### SOURCE DATA

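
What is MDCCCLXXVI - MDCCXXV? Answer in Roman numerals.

MDCCCLXXVI = 1876
MDCCXXV = 1725
1876 - 1725 = 151

CLI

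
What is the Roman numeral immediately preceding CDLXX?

CDLXX = 470; previous is 469

CDLXIX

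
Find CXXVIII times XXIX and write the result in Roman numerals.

CXXVIII = 128
XXIX = 29
128 × 29 = 3712

MMMDCCXII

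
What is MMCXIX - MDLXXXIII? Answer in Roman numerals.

MMCXIX = 2119
MDLXXXIII = 1583
2119 - 1583 = 536

DXXXVI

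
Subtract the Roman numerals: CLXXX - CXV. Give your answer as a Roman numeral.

CLXXX = 180
CXV = 115
180 - 115 = 65

LXV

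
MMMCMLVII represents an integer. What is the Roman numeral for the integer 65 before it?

MMMCMLVII = 3957
3957 - 65 = 3892

MMMDCCCXCII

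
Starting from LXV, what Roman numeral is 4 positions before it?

LXV = 65
65 - 4 = 61

LXI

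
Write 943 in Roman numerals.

Convert 943 to Roman numerals:
  943 contains 1×900 (CM)
  43 contains 1×40 (XL)
  3 contains 3×1 (III)

CMXLIII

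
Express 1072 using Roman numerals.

Convert 1072 to Roman numerals:
  1072 contains 1×1000 (M)
  72 contains 1×50 (L)
  22 contains 2×10 (XX)
  2 contains 2×1 (II)

MLXXII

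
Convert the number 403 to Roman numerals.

Convert 403 to Roman numerals:
  403 contains 1×400 (CD)
  3 contains 3×1 (III)

CDIII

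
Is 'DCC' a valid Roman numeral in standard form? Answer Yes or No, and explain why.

'DCC': Check the rules: uses only the symbols I, V, X, L, C, D, M; no symbol is repeated more than three times in a row; V, L and D each appear at most once; no smaller symbol precedes a larger one (values never increase from left to right). Value: D (500) + C (100) + C (100) = 700. So it is a valid standard Roman numeral.

Yes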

### TO DO
Copy the data exactly. Leave nothing out.

### COMPLETED EXERCISE
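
What is MDCCCLXXVI - MDCCXXV? Answer in Roman numerals.

MDCCCLXXVI = 1876
MDCCXXV = 1725
1876 - 1725 = 151

CLI

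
What is the Roman numeral immediately preceding CDLXX?

CDLXX = 470; previous is 469

CDLXIX

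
Find CXXVIII times XXIX and write the result in Roman numerals.

CXXVIII = 128
XXIX = 29
128 × 29 = 3712

MMMDCCXII

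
What is MMCXIX - MDLXXXIII? Answer in Roman numerals.

MMCXIX = 2119
MDLXXXIII = 1583
2119 - 1583 = 536

DXXXVI

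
Subtract the Roman numerals: CLXXX - CXV. Give your answer as a Roman numeral.

CLXXX = 180
CXV = 115
180 - 115 = 65

LXV

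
MMMCMLVII represents an integer. What is the Roman numeral for the integer 65 before it?

MMMCMLVII = 3957
3957 - 65 = 3892

MMMDCCCXCII

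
Starting from LXV, what Roman numeral is 4 positions before it?

LXV = 65
65 - 4 = 61

LXI

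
Write 943 in Roman numerals.

Convert 943 to Roman numerals:
  943 contains 1×900 (CM)
  43 contains 1×40 (XL)
  3 contains 3×1 (III)

CMXLIII

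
Express 1072 using Roman numerals.

Convert 1072 to Roman numerals:
  1072 contains 1×1000 (M)
  72 contains 1×50 (L)
  22 contains 2×10 (XX)
  2 contains 2×1 (II)

MLXXII

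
Convert the number 403 to Roman numerals.

Convert 403 to Roman numerals:
  403 contains 1×400 (CD)
  3 contains 3×1 (III)

CDIII

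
Is 'DCC' a valid Roman numeral in standard form? Answer Yes or No, and explain why.

'DCC': Check the rules: uses only the symbols I, V, X, L, C, D, M; no symbol is repeated more than three times in a row; V, L and D each appear at most once; no smaller symbol precedes a larger one (values never increase from left to right). Value: D (500) + C (100) + C (100) = 700. So it is a valid standard Roman numeral.

Yes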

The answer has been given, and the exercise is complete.